Excerpts from a dataset:
......

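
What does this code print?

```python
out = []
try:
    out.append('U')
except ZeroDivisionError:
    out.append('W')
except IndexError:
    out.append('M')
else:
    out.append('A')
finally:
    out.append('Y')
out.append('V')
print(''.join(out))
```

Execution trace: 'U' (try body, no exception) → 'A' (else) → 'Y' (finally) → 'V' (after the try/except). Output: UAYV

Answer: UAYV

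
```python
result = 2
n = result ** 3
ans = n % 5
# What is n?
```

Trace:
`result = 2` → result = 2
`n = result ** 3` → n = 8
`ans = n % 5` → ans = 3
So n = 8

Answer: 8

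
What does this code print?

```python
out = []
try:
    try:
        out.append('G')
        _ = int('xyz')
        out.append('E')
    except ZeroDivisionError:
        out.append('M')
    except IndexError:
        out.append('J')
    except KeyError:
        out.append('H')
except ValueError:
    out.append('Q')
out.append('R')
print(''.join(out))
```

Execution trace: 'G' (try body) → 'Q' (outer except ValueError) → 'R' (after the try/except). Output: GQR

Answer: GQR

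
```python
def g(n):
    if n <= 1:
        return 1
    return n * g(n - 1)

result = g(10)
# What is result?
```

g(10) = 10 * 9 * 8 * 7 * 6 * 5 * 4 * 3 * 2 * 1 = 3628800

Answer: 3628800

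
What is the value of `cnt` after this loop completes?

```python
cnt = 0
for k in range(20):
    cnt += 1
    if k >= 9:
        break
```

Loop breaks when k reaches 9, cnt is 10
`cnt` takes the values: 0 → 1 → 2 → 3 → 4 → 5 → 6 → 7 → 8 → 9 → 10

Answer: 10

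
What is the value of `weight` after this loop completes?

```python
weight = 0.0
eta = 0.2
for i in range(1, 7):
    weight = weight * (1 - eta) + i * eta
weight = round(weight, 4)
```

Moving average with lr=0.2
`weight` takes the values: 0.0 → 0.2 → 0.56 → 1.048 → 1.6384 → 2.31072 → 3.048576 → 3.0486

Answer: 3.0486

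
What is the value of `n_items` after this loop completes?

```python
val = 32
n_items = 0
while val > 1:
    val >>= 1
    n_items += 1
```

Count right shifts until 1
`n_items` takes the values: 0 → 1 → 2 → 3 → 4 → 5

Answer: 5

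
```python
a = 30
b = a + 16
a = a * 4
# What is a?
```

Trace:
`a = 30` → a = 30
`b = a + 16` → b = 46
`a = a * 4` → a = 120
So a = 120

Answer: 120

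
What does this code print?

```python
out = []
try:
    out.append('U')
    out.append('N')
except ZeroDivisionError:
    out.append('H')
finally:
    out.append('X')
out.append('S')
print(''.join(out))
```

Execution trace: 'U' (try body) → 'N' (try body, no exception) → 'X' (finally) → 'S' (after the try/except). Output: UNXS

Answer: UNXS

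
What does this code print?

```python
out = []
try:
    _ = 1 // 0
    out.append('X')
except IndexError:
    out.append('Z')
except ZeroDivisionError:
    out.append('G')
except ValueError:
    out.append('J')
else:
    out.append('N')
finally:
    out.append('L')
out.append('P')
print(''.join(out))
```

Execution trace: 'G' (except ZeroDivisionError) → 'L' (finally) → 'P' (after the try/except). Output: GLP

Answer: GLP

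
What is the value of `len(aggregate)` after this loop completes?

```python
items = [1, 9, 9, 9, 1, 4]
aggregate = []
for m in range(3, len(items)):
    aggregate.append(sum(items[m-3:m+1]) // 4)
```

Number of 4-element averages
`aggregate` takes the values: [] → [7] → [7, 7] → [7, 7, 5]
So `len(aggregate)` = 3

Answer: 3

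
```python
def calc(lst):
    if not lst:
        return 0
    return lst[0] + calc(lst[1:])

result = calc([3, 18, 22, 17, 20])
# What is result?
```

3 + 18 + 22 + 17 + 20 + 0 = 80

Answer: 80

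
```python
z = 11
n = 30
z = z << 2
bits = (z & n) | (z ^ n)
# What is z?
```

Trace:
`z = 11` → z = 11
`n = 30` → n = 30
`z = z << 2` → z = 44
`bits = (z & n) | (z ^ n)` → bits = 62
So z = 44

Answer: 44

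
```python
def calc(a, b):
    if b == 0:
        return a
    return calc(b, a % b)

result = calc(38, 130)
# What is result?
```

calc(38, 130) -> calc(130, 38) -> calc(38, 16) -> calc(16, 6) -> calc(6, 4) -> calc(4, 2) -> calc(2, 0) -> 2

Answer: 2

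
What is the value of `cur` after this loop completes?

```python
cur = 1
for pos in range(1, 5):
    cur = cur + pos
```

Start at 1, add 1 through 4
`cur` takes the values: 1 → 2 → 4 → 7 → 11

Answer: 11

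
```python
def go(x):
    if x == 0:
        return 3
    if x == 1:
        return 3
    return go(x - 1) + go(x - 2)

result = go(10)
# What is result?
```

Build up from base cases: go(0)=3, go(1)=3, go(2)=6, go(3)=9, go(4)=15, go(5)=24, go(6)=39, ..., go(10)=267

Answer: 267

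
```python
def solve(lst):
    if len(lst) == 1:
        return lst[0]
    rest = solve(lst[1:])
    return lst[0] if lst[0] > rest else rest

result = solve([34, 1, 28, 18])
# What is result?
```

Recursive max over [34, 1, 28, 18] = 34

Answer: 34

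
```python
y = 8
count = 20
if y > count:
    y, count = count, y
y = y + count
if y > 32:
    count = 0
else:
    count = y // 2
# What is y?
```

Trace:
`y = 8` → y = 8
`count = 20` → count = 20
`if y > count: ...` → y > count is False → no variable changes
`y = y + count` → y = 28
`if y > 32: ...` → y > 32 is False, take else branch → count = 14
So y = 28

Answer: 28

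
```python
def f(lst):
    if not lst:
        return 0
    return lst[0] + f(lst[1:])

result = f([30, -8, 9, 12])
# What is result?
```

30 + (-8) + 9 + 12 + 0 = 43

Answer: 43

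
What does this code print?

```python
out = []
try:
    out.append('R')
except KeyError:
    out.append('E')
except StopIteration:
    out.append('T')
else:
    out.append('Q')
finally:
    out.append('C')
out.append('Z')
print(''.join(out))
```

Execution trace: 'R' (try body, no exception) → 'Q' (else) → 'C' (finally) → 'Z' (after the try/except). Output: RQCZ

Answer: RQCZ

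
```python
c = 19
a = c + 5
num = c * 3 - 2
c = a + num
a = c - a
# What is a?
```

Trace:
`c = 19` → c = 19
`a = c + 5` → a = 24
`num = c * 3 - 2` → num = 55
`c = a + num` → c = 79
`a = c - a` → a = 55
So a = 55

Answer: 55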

......

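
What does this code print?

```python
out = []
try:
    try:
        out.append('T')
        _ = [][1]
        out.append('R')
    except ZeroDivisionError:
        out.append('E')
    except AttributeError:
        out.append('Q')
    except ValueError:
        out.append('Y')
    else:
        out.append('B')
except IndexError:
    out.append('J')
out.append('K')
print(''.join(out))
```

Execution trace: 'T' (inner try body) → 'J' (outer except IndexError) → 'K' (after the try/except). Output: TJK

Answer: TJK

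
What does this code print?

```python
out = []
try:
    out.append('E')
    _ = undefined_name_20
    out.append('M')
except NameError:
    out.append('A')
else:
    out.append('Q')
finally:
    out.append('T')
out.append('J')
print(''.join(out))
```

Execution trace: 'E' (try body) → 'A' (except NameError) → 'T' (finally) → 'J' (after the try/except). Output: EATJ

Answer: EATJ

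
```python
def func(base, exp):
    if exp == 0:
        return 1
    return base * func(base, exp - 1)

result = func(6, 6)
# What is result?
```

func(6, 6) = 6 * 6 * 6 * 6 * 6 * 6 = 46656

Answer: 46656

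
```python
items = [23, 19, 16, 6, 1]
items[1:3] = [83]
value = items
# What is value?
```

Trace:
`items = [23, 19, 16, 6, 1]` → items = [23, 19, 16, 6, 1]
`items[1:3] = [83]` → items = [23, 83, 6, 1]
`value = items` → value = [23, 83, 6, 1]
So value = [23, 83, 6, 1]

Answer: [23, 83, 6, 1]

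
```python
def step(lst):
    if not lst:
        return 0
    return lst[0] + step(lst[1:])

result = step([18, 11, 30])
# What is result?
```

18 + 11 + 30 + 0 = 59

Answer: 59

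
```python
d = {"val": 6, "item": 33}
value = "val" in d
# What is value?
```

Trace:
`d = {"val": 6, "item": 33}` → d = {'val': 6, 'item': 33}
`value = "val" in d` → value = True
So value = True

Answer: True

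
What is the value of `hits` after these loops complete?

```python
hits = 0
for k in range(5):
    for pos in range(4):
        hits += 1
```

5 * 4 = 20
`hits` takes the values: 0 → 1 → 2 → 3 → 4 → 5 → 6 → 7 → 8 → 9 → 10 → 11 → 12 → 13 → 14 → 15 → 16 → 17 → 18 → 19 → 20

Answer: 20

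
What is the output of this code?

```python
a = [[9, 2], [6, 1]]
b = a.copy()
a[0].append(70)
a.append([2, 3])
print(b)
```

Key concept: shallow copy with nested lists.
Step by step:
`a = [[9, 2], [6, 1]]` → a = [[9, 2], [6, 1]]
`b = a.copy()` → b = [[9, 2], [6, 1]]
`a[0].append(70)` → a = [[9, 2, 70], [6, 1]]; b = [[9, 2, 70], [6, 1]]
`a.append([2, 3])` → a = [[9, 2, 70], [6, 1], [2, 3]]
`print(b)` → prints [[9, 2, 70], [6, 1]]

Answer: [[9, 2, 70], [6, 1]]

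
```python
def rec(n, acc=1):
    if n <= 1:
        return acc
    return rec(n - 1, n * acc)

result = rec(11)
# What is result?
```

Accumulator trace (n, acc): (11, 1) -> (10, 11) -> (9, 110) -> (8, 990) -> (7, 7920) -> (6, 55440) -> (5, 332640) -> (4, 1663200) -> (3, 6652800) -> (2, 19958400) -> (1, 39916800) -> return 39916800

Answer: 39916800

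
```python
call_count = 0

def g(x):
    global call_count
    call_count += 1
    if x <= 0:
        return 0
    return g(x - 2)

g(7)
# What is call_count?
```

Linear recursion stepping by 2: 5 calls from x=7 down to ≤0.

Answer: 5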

......

**The task:** Where the string "completes" occurs in the data, return the whole line.

**Written response:**
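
What is the value of `cnt` after this loop completes?
What is the value of `weight` after this loop completes?
What is the value of `n_items` after this loop completes?
What is the value of `len(aggregate)` after this loop completes?
What is the value of `cur` after this loop completes?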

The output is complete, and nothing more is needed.